**WHAT IS BEING ASKED**.
Search the listing below for the line containing "- No allowance". From there through the line containing "- December 26, 2041", transcribe every line exactly, both ends included.

SUPPLIED MATERIAL Start Marker

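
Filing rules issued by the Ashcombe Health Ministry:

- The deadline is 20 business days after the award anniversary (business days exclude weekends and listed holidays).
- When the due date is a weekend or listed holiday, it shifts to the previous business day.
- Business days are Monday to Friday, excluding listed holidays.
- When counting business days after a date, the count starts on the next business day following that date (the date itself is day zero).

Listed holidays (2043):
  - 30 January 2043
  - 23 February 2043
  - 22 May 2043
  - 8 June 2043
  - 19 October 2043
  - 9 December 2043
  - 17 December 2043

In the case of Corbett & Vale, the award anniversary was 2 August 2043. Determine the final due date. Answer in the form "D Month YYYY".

28 August 2043

20 business days after 2 August 2043, excluding weekends and holidays, is 28 August 2043.
28 August 2043 falls on a Friday, which is a business day, so no adjustment is needed.
Deadline: 28 August 2043.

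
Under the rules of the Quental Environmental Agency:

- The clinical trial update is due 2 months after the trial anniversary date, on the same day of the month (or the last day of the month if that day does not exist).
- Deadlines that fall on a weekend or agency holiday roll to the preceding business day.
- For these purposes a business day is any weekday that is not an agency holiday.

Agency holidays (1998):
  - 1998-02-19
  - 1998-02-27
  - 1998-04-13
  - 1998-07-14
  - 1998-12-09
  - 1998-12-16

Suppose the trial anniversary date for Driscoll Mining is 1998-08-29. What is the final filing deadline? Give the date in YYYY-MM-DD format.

1998-10-29

2 months after 1998-08-29, on the same day of the month, is 1998-10-29.
1998-10-29 falls on a Thursday, which is a business day, so no adjustment is needed.
Final deadline: 1998-10-29.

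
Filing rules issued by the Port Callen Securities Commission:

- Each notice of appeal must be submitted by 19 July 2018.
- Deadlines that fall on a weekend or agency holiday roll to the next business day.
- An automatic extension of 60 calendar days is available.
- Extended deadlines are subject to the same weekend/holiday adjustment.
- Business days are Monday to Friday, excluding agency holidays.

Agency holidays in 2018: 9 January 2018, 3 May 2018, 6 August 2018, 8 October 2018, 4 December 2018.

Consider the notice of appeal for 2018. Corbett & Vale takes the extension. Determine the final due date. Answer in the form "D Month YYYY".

17 September 2018

Start from the fixed due date, 19 July 2018.
Since 19 July 2018 is a Thursday and not a holiday, the date is unchanged.
With the 60-day extension, 19 July 2018 becomes 17 September 2018.
17 September 2018 falls on a Monday, which is a business day, so no adjustment is needed.
The final due date is 17 September 2018.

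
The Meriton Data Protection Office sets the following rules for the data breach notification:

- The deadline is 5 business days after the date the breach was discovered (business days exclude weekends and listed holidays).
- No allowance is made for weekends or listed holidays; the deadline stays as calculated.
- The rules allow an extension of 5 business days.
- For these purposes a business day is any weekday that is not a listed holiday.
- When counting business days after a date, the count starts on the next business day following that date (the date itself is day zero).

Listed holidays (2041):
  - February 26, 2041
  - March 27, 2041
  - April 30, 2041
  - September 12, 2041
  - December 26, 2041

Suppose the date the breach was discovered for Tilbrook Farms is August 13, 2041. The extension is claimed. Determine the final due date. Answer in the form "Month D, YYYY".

5 business days after August 13, 2041, excluding weekends and holidays, is August 20, 2041.
August 20, 2041 falls on a Tuesday. The rules make no weekend/holiday allowance, so it remains August 20, 2041.
The 5-business-day extension runs from August 20, 2041 to August 27, 2041.
No adjustment is made for weekends or holidays, so August 27, 2041 stands.
So the filing is due August 27, 2041.

August 27, 2041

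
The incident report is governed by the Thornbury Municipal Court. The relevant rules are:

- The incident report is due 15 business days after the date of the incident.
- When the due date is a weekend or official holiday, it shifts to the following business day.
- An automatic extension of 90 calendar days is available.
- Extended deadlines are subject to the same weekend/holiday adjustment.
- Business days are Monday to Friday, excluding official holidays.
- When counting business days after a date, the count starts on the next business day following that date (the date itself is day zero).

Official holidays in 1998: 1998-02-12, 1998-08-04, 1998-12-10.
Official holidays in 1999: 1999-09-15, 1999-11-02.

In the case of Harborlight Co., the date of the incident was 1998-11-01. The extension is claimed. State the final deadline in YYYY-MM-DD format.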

SUPPLIED MATERIAL End Marker

**ANSWER SECTION**.
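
- No allowance is made for weekends or listed holidays; the deadline stays as calculated.
- The rules allow an extension of 5 business days.
- For these purposes a business day is any weekday that is not a listed holiday.
- When counting business days after a date, the count starts on the next business day following that date (the date itself is day zero).

Listed holidays (2041):
  - February 26, 2041
  - March 27, 2041
  - April 30, 2041
  - September 12, 2041
  - December 26, 2041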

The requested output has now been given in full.